Stored items

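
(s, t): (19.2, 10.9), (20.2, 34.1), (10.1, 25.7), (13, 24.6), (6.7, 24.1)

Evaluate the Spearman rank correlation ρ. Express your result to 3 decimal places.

0.300

Rank s: 4, 5, 2, 3, 1
Rank t: 1, 5, 4, 3, 2
d = rank(s) − rank(t): 3, 0, -2, 0, -1; Σd² = 14
ρ = 1 − 6Σd² / [n(n²−1)] = 1 − 6×14 / (5×24) = 1 − 84/120 ≈ 0.300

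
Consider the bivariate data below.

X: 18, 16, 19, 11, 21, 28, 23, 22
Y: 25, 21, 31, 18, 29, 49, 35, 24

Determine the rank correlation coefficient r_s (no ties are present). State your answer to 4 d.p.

Rank X: 3, 2, 4, 1, 5, 8, 7, 6
Rank Y: 4, 2, 6, 1, 5, 8, 7, 3
d = rank(X) − rank(Y): -1, 0, -2, 0, 0, 0, 0, 3; Σd² = 14
ρ = 1 − 6Σd² / [n(n²−1)] = 1 − 6×14 / (8×63) = 1 − 84/504 ≈ 0.8333

0.8333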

▶ [YOUR TASK]
Reproduce verbatim only the lines from the one holding "Determine the rank" through the end of the records.

▶ [OUTPUT BELOW]
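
Determine the rank correlation coefficient r_s (no ties are present). State your answer to 4 d.p.

Rank X: 3, 2, 4, 1, 5, 8, 7, 6
Rank Y: 4, 2, 6, 1, 5, 8, 7, 3
d = rank(X) − rank(Y): -1, 0, -2, 0, 0, 0, 0, 3; Σd² = 14
ρ = 1 − 6Σd² / [n(n²−1)] = 1 − 6×14 / (8×63) = 1 − 84/504 ≈ 0.8333

0.8333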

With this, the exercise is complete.